ABOUT THIS EXERCISE
From the first line of the data below through the line holding "The firm is", write out each line exactly as it stands.

Data extracted from a collection:
==*==

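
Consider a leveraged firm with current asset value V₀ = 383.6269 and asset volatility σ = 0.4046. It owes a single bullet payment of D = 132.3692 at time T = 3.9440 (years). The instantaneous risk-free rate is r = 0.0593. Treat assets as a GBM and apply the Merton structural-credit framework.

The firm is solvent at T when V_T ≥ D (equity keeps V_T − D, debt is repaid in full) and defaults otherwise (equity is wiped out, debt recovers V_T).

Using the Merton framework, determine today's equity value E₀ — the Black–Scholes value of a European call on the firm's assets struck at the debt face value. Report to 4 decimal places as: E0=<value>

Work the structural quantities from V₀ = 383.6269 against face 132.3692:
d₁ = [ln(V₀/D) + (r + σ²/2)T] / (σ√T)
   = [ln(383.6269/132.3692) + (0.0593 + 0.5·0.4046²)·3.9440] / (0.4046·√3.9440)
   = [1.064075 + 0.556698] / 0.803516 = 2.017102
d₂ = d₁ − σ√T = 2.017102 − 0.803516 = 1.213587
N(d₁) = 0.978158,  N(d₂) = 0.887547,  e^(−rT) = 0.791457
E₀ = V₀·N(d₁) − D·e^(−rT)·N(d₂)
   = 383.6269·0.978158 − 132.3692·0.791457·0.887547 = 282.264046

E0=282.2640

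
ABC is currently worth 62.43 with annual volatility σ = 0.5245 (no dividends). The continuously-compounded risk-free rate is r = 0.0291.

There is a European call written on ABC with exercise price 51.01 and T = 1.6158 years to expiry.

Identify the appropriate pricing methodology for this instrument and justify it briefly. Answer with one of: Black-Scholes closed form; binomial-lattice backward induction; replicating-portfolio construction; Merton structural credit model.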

==*==

RESPONSE BOX
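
Consider a leveraged firm with current asset value V₀ = 383.6269 and asset volatility σ = 0.4046. It owes a single bullet payment of D = 132.3692 at time T = 3.9440 (years). The instantaneous risk-free rate is r = 0.0593. Treat assets as a GBM and apply the Merton structural-credit framework.

The firm is solvent at T when V_T ≥ D (equity keeps V_T − D, debt is repaid in full) and defaults otherwise (equity is wiped out, debt recovers V_T).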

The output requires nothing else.